How to complete this task - Return only the lines from the top of the material through the line marked by "Answer: $-132946$", unaltered.

——————

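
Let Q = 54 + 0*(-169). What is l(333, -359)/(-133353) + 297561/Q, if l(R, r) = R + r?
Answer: 1469653831/266706 ≈ 5510.4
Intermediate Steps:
Q = 54 (Q = 54 + 0 = 54)
l(333, -359)/(-133353) + 297561/Q = (333 - 359)/(-133353) + 297561/54 = -26*(-1/133353) + 297561*(1/54) = 26/133353 + 99187/18 = 1469653831/266706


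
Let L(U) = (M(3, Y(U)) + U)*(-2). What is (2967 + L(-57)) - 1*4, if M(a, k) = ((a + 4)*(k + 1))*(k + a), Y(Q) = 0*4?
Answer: 3035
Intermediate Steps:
Y(Q) = 0
M(a, k) = (1 + k)*(4 + a)*(a + k) (M(a, k) = ((4 + a)*(1 + k))*(a + k) = ((1 + k)*(4 + a))*(a + k) = (1 + k)*(4 + a)*(a + k))
L(U) = -42 - 2*U (L(U) = ((3**2 + 4*3 + 4*0 + 4*0**2 + 3*0**2 + 0*3**2 + 5*3*0) + U)*(-2) = ((9 + 12 + 0 + 4*0 + 3*0 + 0*9 + 0) + U)*(-2) = ((9 + 12 + 0 + 0 + 0 + 0 + 0) + U)*(-2) = (21 + U)*(-2) = -42 - 2*U)
(2967 + L(-57)) - 1*4 = (2967 + (-42 - 2*(-57))) - 1*4 = (2967 + (-42 + 114)) - 4 = (2967 + 72) - 4 = 3039 - 4 = 3035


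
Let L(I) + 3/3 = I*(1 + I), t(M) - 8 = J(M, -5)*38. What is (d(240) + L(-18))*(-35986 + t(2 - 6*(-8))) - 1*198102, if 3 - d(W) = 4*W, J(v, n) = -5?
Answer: 23383434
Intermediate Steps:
t(M) = -182 (t(M) = 8 - 5*38 = 8 - 190 = -182)
L(I) = -1 + I*(1 + I)
d(W) = 3 - 4*W
(d(240) + L(-18))*(-35986 + t(2 - 6*(-8))) - 1*198102 = ((3 - 4*240) + (-1 - 18 + (-18)²))*(-35986 - 182) - 1*198102 = ((3 - 960) + (-1 - 18 + 324))*(-36168) - 198102 = (-957 + 305)*(-36168) - 198102 = -652*(-36168) - 198102 = 23581536 - 198102 = 23383434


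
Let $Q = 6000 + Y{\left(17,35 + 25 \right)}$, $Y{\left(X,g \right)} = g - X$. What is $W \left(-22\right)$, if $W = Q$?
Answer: $-132946$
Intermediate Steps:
$Q = 6043$ ($Q = 6000 + \left(\left(35 + 25\right) - 17\right) = 6000 + \left(60 - 17\right) = 6000 + 43 = 6043$)
$W = 6043$
$W \left(-22\right) = 6043 \left(-22\right) = -132946$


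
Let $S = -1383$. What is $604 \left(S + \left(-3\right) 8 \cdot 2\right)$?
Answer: $-864324$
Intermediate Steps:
$604 \left(S + \left(-3\right) 8 \cdot 2\right) = 604 \left(-1383 + \left(-3\right) 8 \cdot 2\right) = 604 \left(-1383 - 48\right) = 604 \left(-1431\right) = -864324$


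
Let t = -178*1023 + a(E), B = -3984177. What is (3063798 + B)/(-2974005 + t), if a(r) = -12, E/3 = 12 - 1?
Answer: 306793/1052037 ≈ 0.29162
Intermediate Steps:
E = 33 (E = 3*(12 - 1) = 3*11 = 33)
t = -182106 (t = -178*1023 - 12 = -182094 - 12 = -182106)
(3063798 + B)/(-2974005 + t) = (3063798 - 3984177)/(-2974005 - 182106) = -920379/(-3156111) = -920379*(-1/3156111) = 306793/1052037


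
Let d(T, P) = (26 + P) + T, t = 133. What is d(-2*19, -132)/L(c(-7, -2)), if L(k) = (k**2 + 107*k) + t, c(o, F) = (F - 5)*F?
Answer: -16/203 ≈ -0.078818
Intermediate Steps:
d(T, P) = 26 + P + T
c(o, F) = F*(-5 + F) (c(o, F) = (-5 + F)*F = F*(-5 + F))
L(k) = 133 + k**2 + 107*k (L(k) = (k**2 + 107*k) + 133 = 133 + k**2 + 107*k)
d(-2*19, -132)/L(c(-7, -2)) = (26 - 132 - 2*19)/(133 + (-2*(-5 - 2))**2 + 107*(-2*(-5 - 2))) = (26 - 132 - 38)/(133 + (-2*(-7))**2 + 107*(-2*(-7))) = -144/(133 + 14**2 + 107*14) = -144/(133 + 196 + 1498) = -144/1827 = -144*1/1827 = -16/203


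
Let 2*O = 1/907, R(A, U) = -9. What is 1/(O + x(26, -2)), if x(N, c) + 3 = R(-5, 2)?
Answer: -1814/21767 ≈ -0.083337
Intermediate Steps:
x(N, c) = -12 (x(N, c) = -3 - 9 = -12)
O = 1/1814 (O = (1/2)/907 = (1/2)*(1/907) = 1/1814 ≈ 0.00055127)
1/(O + x(26, -2)) = 1/(1/1814 - 12) = 1/(-21767/1814) = -1814/21767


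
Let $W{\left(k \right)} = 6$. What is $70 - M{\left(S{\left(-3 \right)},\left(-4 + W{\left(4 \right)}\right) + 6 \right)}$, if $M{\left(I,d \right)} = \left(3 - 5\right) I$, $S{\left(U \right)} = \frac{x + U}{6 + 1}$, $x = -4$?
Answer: $68$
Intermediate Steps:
$S{\left(U \right)} = - \frac{4}{7} + \frac{U}{7}$ ($S{\left(U \right)} = \frac{-4 + U}{6 + 1} = \frac{-4 + U}{7} = \left(-4 + U\right) \frac{1}{7} = - \frac{4}{7} + \frac{U}{7}$)
$M{\left(I,d \right)} = - 2 I$
$70 - M{\left(S{\left(-3 \right)},\left(-4 + W{\left(4 \right)}\right) + 6 \right)} = 70 - - 2 \left(- \frac{4}{7} + \frac{1}{7} \left(-3\right)\right) = 70 - - 2 \left(- \frac{4}{7} - \frac{3}{7}\right) = 70 - \left(-2\right) \left(-1\right) = 70 - 2 = 68$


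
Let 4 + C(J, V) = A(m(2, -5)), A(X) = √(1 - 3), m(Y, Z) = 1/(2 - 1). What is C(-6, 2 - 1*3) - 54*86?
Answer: -4648 + I*√2 ≈ -4648.0 + 1.4142*I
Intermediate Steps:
m(Y, Z) = 1 (m(Y, Z) = 1/1 = 1)
A(X) = I*√2 (A(X) = √(-2) = I*√2)
C(J, V) = -4 + I*√2
C(-6, 2 - 1*3) - 54*86 = (-4 + I*√2) - 54*86 = (-4 + I*√2) - 4644 = -4648 + I*√2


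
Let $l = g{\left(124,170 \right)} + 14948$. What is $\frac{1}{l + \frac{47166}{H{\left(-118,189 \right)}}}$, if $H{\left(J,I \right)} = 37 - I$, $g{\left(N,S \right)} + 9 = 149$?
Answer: $\frac{76}{1123105} \approx 6.767 \cdot 10^{-5}$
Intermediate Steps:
$g{\left(N,S \right)} = 140$ ($g{\left(N,S \right)} = -9 + 149 = 140$)
$l = 15088$ ($l = 140 + 14948 = 15088$)
$\frac{1}{l + \frac{47166}{H{\left(-118,189 \right)}}} = \frac{1}{15088 + \frac{47166}{37 - 189}} = \frac{1}{15088 + \frac{47166}{-152}} = \frac{1}{15088 + 47166 \left(- \frac{1}{152}\right)} = \frac{1}{15088 - \frac{23583}{76}} = \frac{1}{\frac{1123105}{76}} = \frac{76}{1123105}$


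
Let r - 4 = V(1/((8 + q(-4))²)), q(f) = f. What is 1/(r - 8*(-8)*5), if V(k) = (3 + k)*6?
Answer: 8/2739 ≈ 0.0029208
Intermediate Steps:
V(k) = 18 + 6*k
r = 179/8 (r = 4 + (18 + 6/((8 - 4)²)) = 4 + (18 + 6/(4²)) = 4 + (18 + 6/16) = 4 + (18 + 6*(1/16)) = 4 + (18 + 3/8) = 4 + 147/8 = 179/8 ≈ 22.375)
1/(r - 8*(-8)*5) = 1/(179/8 - 8*(-8)*5) = 1/(179/8 + 64*5) = 1/(179/8 + 320) = 1/(2739/8) = 8/2739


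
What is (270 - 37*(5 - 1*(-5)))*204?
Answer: -20400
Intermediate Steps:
(270 - 37*(5 - 1*(-5)))*204 = (270 - 37*(5 + 5))*204 = (270 - 37*10)*204 = (270 - 370)*204 = -100*204 = -20400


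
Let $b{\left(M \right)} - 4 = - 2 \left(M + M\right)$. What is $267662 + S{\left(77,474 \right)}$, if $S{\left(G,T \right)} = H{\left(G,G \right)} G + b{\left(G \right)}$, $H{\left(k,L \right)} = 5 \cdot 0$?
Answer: $267358$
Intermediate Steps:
$H{\left(k,L \right)} = 0$
$b{\left(M \right)} = 4 - 4 M$ ($b{\left(M \right)} = 4 - 2 \left(M + M\right) = 4 - 2 \cdot 2 M = 4 - 4 M$)
$S{\left(G,T \right)} = 4 - 4 G$ ($S{\left(G,T \right)} = 0 G - \left(-4 + 4 G\right) = 0 - \left(-4 + 4 G\right) = 4 - 4 G$)
$267662 + S{\left(77,474 \right)} = 267662 + \left(4 - 308\right) = 267662 - 304 = 267358$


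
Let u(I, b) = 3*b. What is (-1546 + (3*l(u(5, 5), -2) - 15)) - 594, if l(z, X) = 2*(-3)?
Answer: -2173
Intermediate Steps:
l(z, X) = -6
(-1546 + (3*l(u(5, 5), -2) - 15)) - 594 = (-1546 + (3*(-6) - 15)) - 594 = (-1546 + (-18 - 15)) - 594 = (-1546 - 33) - 594 = -1579 - 594 = -2173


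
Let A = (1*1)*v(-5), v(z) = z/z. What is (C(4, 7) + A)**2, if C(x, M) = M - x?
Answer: 16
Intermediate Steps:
v(z) = 1
A = 1 (A = (1*1)*1 = 1*1 = 1)
(C(4, 7) + A)**2 = ((7 - 1*4) + 1)**2 = ((7 - 4) + 1)**2 = (3 + 1)**2 = 4**2 = 16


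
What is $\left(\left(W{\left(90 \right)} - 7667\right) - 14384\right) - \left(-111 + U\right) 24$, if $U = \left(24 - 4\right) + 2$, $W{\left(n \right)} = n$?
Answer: $-19825$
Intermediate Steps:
$U = 22$ ($U = 20 + 2 = 22$)
$\left(\left(W{\left(90 \right)} - 7667\right) - 14384\right) - \left(-111 + U\right) 24 = \left(\left(90 - 7667\right) - 14384\right) - \left(-111 + 22\right) 24 = \left(-7577 - 14384\right) - \left(-89\right) 24 = -21961 - -2136 = -21961 + 2136 = -19825$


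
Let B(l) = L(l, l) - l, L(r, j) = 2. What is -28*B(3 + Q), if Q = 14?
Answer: 420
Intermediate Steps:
B(l) = 2 - l
-28*B(3 + Q) = -28*(2 - (3 + 14)) = -28*(2 - 1*17) = -28*(2 - 17) = -28*(-15) = 420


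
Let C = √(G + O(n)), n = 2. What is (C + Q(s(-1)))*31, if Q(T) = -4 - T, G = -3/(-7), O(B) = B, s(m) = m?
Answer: -93 + 31*√119/7 ≈ -44.690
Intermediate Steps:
G = 3/7 (G = -3*(-⅐) = 3/7 ≈ 0.42857)
C = √119/7 (C = √(3/7 + 2) = √(17/7) = √119/7 ≈ 1.5584)
(C + Q(s(-1)))*31 = (√119/7 + (-4 - 1*(-1)))*31 = (√119/7 + (-4 + 1))*31 = (√119/7 - 3)*31 = (-3 + √119/7)*31 = -93 + 31*√119/7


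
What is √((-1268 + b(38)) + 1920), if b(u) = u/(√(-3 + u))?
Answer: √(798700 + 1330*√35)/35 ≈ 25.660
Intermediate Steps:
b(u) = u/√(-3 + u)
√((-1268 + b(38)) + 1920) = √((-1268 + 38/√(-3 + 38)) + 1920) = √((-1268 + 38/√35) + 1920) = √((-1268 + 38*(√35/35)) + 1920) = √((-1268 + 38*√35/35) + 1920) = √(652 + 38*√35/35)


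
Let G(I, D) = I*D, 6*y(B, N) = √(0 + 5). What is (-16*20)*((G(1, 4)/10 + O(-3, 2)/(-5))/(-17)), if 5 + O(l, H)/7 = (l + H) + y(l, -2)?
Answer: 2816/17 - 224*√5/51 ≈ 155.83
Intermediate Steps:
y(B, N) = √5/6 (y(B, N) = √(0 + 5)/6 = √5/6)
O(l, H) = -35 + 7*H + 7*l + 7*√5/6 (O(l, H) = -35 + 7*((l + H) + √5/6) = -35 + 7*((H + l) + √5/6) = -35 + 7*(H + l + √5/6) = -35 + (7*H + 7*l + 7*√5/6) = -35 + 7*H + 7*l + 7*√5/6)
G(I, D) = D*I
(-16*20)*((G(1, 4)/10 + O(-3, 2)/(-5))/(-17)) = (-16*20)*(((4*1)/10 + (-35 + 7*2 + 7*(-3) + 7*√5/6)/(-5))/(-17)) = -320*(4*(⅒) + (-35 + 14 - 21 + 7*√5/6)*(-⅕))*(-1)/17 = -320*(⅖ + (-42 + 7*√5/6)*(-⅕))*(-1)/17 = -320*(⅖ + (42/5 - 7*√5/30))*(-1)/17 = -320*(44/5 - 7*√5/30)*(-1)/17 = -320*(-44/85 + 7*√5/510) = 2816/17 - 224*√5/51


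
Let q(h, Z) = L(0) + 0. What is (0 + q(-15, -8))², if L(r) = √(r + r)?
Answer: 0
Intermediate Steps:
L(r) = √2*√r (L(r) = √(2*r) = √2*√r)
q(h, Z) = 0 (q(h, Z) = √2*√0 + 0 = √2*0 + 0 = 0 + 0 = 0)
(0 + q(-15, -8))² = (0 + 0)² = 0² = 0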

——————

Written solution -
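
Let Q = 54 + 0*(-169). What is l(333, -359)/(-133353) + 297561/Q, if l(R, r) = R + r?
Answer: 1469653831/266706 ≈ 5510.4
Intermediate Steps:
Q = 54 (Q = 54 + 0 = 54)
l(333, -359)/(-133353) + 297561/Q = (333 - 359)/(-133353) + 297561/54 = -26*(-1/133353) + 297561*(1/54) = 26/133353 + 99187/18 = 1469653831/266706


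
Let L(U) = (M(3, Y(U)) + U)*(-2). What is (2967 + L(-57)) - 1*4, if M(a, k) = ((a + 4)*(k + 1))*(k + a), Y(Q) = 0*4?
Answer: 3035
Intermediate Steps:
Y(Q) = 0
M(a, k) = (1 + k)*(4 + a)*(a + k) (M(a, k) = ((4 + a)*(1 + k))*(a + k) = ((1 + k)*(4 + a))*(a + k) = (1 + k)*(4 + a)*(a + k))
L(U) = -42 - 2*U (L(U) = ((3**2 + 4*3 + 4*0 + 4*0**2 + 3*0**2 + 0*3**2 + 5*3*0) + U)*(-2) = ((9 + 12 + 0 + 4*0 + 3*0 + 0*9 + 0) + U)*(-2) = ((9 + 12 + 0 + 0 + 0 + 0 + 0) + U)*(-2) = (21 + U)*(-2) = -42 - 2*U)
(2967 + L(-57)) - 1*4 = (2967 + (-42 - 2*(-57))) - 1*4 = (2967 + (-42 + 114)) - 4 = (2967 + 72) - 4 = 3039 - 4 = 3035


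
Let L(I) + 3/3 = I*(1 + I), t(M) - 8 = J(M, -5)*38. What is (d(240) + L(-18))*(-35986 + t(2 - 6*(-8))) - 1*198102, if 3 - d(W) = 4*W, J(v, n) = -5?
Answer: 23383434
Intermediate Steps:
t(M) = -182 (t(M) = 8 - 5*38 = 8 - 190 = -182)
L(I) = -1 + I*(1 + I)
d(W) = 3 - 4*W
(d(240) + L(-18))*(-35986 + t(2 - 6*(-8))) - 1*198102 = ((3 - 4*240) + (-1 - 18 + (-18)²))*(-35986 - 182) - 1*198102 = ((3 - 960) + (-1 - 18 + 324))*(-36168) - 198102 = (-957 + 305)*(-36168) - 198102 = -652*(-36168) - 198102 = 23581536 - 198102 = 23383434


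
Let $Q = 6000 + Y{\left(17,35 + 25 \right)}$, $Y{\left(X,g \right)} = g - X$. What is $W \left(-22\right)$, if $W = Q$?
Answer: $-132946$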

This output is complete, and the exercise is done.